* [Action item] The entries below must be transcribed exactly. Leave nothing out.

[Stored data entries]
•••••

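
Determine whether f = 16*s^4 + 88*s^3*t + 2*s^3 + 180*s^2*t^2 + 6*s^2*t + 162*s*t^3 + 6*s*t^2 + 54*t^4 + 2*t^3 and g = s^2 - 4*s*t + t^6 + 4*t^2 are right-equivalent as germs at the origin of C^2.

The Hessian of f at 0 has rank 0. Corank 2; j^3 = 2*(s + t)^3 is a perfect cube, so E-series; the 4-jet and mu = 7 give E_7. The Hessian of g at 0 has rank 1. Corank 1: A-series; mu = 5 gives A_5. f is E_7 but g is A_5, hence not right-equivalent.

No.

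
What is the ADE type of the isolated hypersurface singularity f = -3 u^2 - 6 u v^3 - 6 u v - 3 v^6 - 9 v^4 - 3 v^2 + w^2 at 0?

A3

The Hessian of f at 0 is [[-6, -6, 0], [-6, -6, 0], [0, 0, 2]] with rank 2, so corank 1. A Groebner basis of the Jacobian ideal J(f) in C{u,v,w} is {v^3, u + v, w}; counting standard monomials gives mu = 3. Corank 1: A-series; mu = 3 gives A_3.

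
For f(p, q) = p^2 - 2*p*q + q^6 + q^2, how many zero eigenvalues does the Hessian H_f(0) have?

1

Hessian at 0 has rank 1.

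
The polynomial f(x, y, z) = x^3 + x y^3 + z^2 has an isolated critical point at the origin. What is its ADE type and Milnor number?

Type E_{7}, Milnor number mu = 7.

The Hessian of f at 0 has rank 1. Corank 2; j^3 = x^3 is a perfect cube, so E-series; the 4-jet and mu = 7 give E_7.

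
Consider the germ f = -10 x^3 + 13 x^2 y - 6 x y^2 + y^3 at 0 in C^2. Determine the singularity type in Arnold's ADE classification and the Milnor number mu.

The Hessian of f at 0 has rank 0. Corank 2; j^3 = -(2*x - y)*(5*x^2 - 4*x*y + y^2) splits into three distinct lines over C (the quadratic factor has nonzero discriminant), so D_4.

Type D_4, Milnor number mu = 4.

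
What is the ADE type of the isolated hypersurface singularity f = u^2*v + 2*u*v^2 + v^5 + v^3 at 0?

D6

The Hessian of f at 0 is [[0, 0], [0, 0]] with rank 0, so corank 2. A Groebner basis of the Jacobian ideal J(f) in C{u,v} is {u^2/5 + v^4 - v^2/5, u^3 + v^3, u*v + v^2}; counting standard monomials gives mu = 6. Corank 2; j^3 = v*(u + v)^2 has shape L^2 M (L != M), so D-series; mu = 6 gives D_6.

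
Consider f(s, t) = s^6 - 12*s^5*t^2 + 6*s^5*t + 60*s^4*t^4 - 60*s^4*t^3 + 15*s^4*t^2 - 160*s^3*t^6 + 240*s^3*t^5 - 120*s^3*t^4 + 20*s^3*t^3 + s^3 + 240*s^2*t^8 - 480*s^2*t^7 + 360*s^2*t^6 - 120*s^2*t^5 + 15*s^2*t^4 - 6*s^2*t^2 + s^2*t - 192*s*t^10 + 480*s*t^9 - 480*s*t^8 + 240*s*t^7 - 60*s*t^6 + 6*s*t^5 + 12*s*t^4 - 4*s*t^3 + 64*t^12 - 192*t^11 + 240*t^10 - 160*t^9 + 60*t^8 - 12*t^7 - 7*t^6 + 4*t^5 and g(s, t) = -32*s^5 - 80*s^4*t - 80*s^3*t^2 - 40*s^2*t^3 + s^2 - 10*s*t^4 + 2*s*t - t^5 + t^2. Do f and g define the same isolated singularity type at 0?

The Hessian of f at 0 is [[0, 0], [0, 0]] with rank 0, so corank 2. A Groebner basis of the Jacobian ideal J(f) in C{s,t} is {-s^2/4 - s*t/4 + t^4 + t^3/2, s^3, s^2*t - 2*s*t/3 + 4*t^3/3, -s^2/2 + s*t^2 - s*t/2 + t^3}; counting standard monomials gives mu = 7. Corank 2; j^3 = s^2*(s + t) has shape L^2 M (L != M), so D-series; mu = 7 gives D_7. The Hessian of g at 0 is [[2, 2], [2, 2]] with rank 1, so corank 1. A Groebner basis of the Jacobian ideal J(g) in C{s,t} is {t^4, s + t}; counting standard monomials gives mu = 4. Corank 1: A-series; mu = 4 gives A_4. f is D_7 but g is A_4, hence not right-equivalent.

No.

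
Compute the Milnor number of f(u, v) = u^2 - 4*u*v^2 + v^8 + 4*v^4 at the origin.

The Hessian of f at 0 has rank 1. Corank 1: A-series; mu = 7 gives A_7.

7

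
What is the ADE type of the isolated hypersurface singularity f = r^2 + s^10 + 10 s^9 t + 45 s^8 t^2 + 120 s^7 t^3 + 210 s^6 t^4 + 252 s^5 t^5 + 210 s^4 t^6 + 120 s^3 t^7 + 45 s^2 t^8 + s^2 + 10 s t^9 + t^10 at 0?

A_9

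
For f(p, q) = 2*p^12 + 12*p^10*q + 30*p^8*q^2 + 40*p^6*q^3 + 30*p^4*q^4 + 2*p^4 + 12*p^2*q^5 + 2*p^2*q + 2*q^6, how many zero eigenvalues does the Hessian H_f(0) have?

2

Hessian at 0 has rank 0.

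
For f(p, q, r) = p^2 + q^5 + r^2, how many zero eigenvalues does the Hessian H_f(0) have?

Hessian at 0 has rank 2.

1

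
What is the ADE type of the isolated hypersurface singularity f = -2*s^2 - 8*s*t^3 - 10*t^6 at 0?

The Hessian of f at 0 is [[-4, 0], [0, 0]] with rank 1, so corank 1. A Groebner basis of the Jacobian ideal J(f) in C{s,t} is {s*t^2, s/2 + t^3, s^2}; counting standard monomials gives mu = 5. Corank 1: A-series; mu = 5 gives A_5.

A_{5}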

•••••

* [Expected output]
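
Determine whether f = 16*s^4 + 88*s^3*t + 2*s^3 + 180*s^2*t^2 + 6*s^2*t + 162*s*t^3 + 6*s*t^2 + 54*t^4 + 2*t^3 and g = s^2 - 4*s*t + t^6 + 4*t^2 are right-equivalent as germs at the origin of C^2.

The Hessian of f at 0 has rank 0. Corank 2; j^3 = 2*(s + t)^3 is a perfect cube, so E-series; the 4-jet and mu = 7 give E_7. The Hessian of g at 0 has rank 1. Corank 1: A-series; mu = 5 gives A_5. f is E_7 but g is A_5, hence not right-equivalent.

No.

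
What is the ADE type of the isolated hypersurface singularity f = -3 u^2 - 6 u v^3 - 6 u v - 3 v^6 - 9 v^4 - 3 v^2 + w^2 at 0?

A3

The Hessian of f at 0 is [[-6, -6, 0], [-6, -6, 0], [0, 0, 2]] with rank 2, so corank 1. A Groebner basis of the Jacobian ideal J(f) in C{u,v,w} is {v^3, u + v, w}; counting standard monomials gives mu = 3. Corank 1: A-series; mu = 3 gives A_3.

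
For f(p, q) = p^2 - 2*p*q + q^6 + q^2, how many zero eigenvalues does the Hessian H_f(0) have?

1

Hessian at 0 has rank 1.

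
The polynomial f(x, y, z) = x^3 + x y^3 + z^2 has an isolated critical point at the origin. What is its ADE type and Milnor number?

Type E_{7}, Milnor number mu = 7.

The Hessian of f at 0 has rank 1. Corank 2; j^3 = x^3 is a perfect cube, so E-series; the 4-jet and mu = 7 give E_7.

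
Consider the germ f = -10 x^3 + 13 x^2 y - 6 x y^2 + y^3 at 0 in C^2. Determine the singularity type in Arnold's ADE classification and the Milnor number mu.

The Hessian of f at 0 has rank 0. Corank 2; j^3 = -(2*x - y)*(5*x^2 - 4*x*y + y^2) splits into three distinct lines over C (the quadratic factor has nonzero discriminant), so D_4.

Type D_4, Milnor number mu = 4.

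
What is the ADE type of the isolated hypersurface singularity f = u^2*v + 2*u*v^2 + v^5 + v^3 at 0?

D6

The Hessian of f at 0 is [[0, 0], [0, 0]] with rank 0, so corank 2. A Groebner basis of the Jacobian ideal J(f) in C{u,v} is {u^2/5 + v^4 - v^2/5, u^3 + v^3, u*v + v^2}; counting standard monomials gives mu = 6. Corank 2; j^3 = v*(u + v)^2 has shape L^2 M (L != M), so D-series; mu = 6 gives D_6.

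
Consider f(s, t) = s^6 - 12*s^5*t^2 + 6*s^5*t + 60*s^4*t^4 - 60*s^4*t^3 + 15*s^4*t^2 - 160*s^3*t^6 + 240*s^3*t^5 - 120*s^3*t^4 + 20*s^3*t^3 + s^3 + 240*s^2*t^8 - 480*s^2*t^7 + 360*s^2*t^6 - 120*s^2*t^5 + 15*s^2*t^4 - 6*s^2*t^2 + s^2*t - 192*s*t^10 + 480*s*t^9 - 480*s*t^8 + 240*s*t^7 - 60*s*t^6 + 6*s*t^5 + 12*s*t^4 - 4*s*t^3 + 64*t^12 - 192*t^11 + 240*t^10 - 160*t^9 + 60*t^8 - 12*t^7 - 7*t^6 + 4*t^5 and g(s, t) = -32*s^5 - 80*s^4*t - 80*s^3*t^2 - 40*s^2*t^3 + s^2 - 10*s*t^4 + 2*s*t - t^5 + t^2. Do f and g define the same isolated singularity type at 0?

The Hessian of f at 0 is [[0, 0], [0, 0]] with rank 0, so corank 2. A Groebner basis of the Jacobian ideal J(f) in C{s,t} is {-s^2/4 - s*t/4 + t^4 + t^3/2, s^3, s^2*t - 2*s*t/3 + 4*t^3/3, -s^2/2 + s*t^2 - s*t/2 + t^3}; counting standard monomials gives mu = 7. Corank 2; j^3 = s^2*(s + t) has shape L^2 M (L != M), so D-series; mu = 7 gives D_7. The Hessian of g at 0 is [[2, 2], [2, 2]] with rank 1, so corank 1. A Groebner basis of the Jacobian ideal J(g) in C{s,t} is {t^4, s + t}; counting standard monomials gives mu = 4. Corank 1: A-series; mu = 4 gives A_4. f is D_7 but g is A_4, hence not right-equivalent.

No.

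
Compute the Milnor number of f(u, v) = u^2 - 4*u*v^2 + v^8 + 4*v^4 at the origin.

The Hessian of f at 0 has rank 1. Corank 1: A-series; mu = 7 gives A_7.

7

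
What is the ADE type of the isolated hypersurface singularity f = r^2 + s^10 + 10 s^9 t + 45 s^8 t^2 + 120 s^7 t^3 + 210 s^6 t^4 + 252 s^5 t^5 + 210 s^4 t^6 + 120 s^3 t^7 + 45 s^2 t^8 + s^2 + 10 s t^9 + t^10 at 0?

A_9

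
For f(p, q) = 2*p^12 + 12*p^10*q + 30*p^8*q^2 + 40*p^6*q^3 + 30*p^4*q^4 + 2*p^4 + 12*p^2*q^5 + 2*p^2*q + 2*q^6, how many zero eigenvalues does the Hessian H_f(0) have?

2

Hessian at 0 has rank 0.

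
For f(p, q, r) = p^2 + q^5 + r^2, how many zero eigenvalues does the Hessian H_f(0) have?

Hessian at 0 has rank 2.

1

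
What is the ADE type of the isolated hypersurface singularity f = -2*s^2 - 8*s*t^3 - 10*t^6 at 0?

The Hessian of f at 0 is [[-4, 0], [0, 0]] with rank 1, so corank 1. A Groebner basis of the Jacobian ideal J(f) in C{s,t} is {s*t^2, s/2 + t^3, s^2}; counting standard monomials gives mu = 5. Corank 1: A-series; mu = 5 gives A_5.

A_{5}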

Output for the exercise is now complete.